» **Task objective**: In the entries below, the lines from the one with "A firm's headcount" through the one with "amount? Round to two decimal places." are to be copied exactly; both ends count.

» **The data**:
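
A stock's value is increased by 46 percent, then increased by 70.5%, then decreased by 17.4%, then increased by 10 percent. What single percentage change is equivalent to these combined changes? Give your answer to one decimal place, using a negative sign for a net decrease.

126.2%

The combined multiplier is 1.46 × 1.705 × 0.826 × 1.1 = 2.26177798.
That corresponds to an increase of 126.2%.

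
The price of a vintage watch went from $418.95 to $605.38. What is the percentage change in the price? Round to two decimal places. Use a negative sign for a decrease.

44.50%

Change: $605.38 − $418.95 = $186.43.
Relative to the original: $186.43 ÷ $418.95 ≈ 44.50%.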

--

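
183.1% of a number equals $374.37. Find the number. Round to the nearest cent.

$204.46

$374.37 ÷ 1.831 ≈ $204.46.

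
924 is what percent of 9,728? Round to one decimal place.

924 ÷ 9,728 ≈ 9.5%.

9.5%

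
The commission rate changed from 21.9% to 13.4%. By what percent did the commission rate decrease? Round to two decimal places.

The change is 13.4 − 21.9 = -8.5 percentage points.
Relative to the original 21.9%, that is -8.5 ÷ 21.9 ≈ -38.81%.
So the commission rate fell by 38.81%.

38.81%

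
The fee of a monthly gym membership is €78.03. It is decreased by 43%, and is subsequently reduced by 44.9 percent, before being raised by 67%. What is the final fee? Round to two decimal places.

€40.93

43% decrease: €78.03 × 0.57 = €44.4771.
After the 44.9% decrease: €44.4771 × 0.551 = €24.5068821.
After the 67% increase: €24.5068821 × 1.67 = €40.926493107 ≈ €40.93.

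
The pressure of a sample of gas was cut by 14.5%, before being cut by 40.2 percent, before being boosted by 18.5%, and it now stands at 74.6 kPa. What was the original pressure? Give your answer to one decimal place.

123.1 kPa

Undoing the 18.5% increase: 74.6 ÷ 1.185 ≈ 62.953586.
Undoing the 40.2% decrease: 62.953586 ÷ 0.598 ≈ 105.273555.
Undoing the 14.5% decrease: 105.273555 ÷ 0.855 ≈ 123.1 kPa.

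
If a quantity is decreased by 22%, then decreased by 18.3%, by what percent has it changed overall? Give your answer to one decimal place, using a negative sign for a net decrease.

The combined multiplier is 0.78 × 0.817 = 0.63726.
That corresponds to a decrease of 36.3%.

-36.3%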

--

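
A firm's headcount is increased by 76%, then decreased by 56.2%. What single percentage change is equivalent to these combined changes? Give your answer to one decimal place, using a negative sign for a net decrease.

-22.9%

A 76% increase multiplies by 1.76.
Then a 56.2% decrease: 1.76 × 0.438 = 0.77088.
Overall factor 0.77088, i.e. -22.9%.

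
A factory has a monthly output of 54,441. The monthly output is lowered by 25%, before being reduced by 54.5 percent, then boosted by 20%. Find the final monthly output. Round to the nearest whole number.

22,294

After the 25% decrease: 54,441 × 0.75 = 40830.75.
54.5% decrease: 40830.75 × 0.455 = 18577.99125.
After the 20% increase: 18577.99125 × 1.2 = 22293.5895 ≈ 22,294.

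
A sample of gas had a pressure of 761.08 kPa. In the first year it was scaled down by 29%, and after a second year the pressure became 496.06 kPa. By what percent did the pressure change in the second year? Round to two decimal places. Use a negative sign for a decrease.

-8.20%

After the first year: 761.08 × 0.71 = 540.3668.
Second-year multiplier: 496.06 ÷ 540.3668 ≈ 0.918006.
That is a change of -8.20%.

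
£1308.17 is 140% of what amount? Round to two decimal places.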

» **Answer to this problem**:
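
A firm's headcount is increased by 76%, then decreased by 56.2%. What single percentage change is equivalent to these combined changes? Give your answer to one decimal place, using a negative sign for a net decrease.

-22.9%

A 76% increase multiplies by 1.76.
Then a 56.2% decrease: 1.76 × 0.438 = 0.77088.
Overall factor 0.77088, i.e. -22.9%.

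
A factory has a monthly output of 54,441. The monthly output is lowered by 25%, before being reduced by 54.5 percent, then boosted by 20%. Find the final monthly output. Round to the nearest whole number.

22,294

After the 25% decrease: 54,441 × 0.75 = 40830.75.
54.5% decrease: 40830.75 × 0.455 = 18577.99125.
After the 20% increase: 18577.99125 × 1.2 = 22293.5895 ≈ 22,294.

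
A sample of gas had a pressure of 761.08 kPa. In the first year it was scaled down by 29%, and after a second year the pressure became 496.06 kPa. By what percent did the pressure change in the second year? Round to two decimal places. Use a negative sign for a decrease.

-8.20%

After the first year: 761.08 × 0.71 = 540.3668.
Second-year multiplier: 496.06 ÷ 540.3668 ≈ 0.918006.
That is a change of -8.20%.

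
£1308.17 is 140% of what amount? Round to two decimal places.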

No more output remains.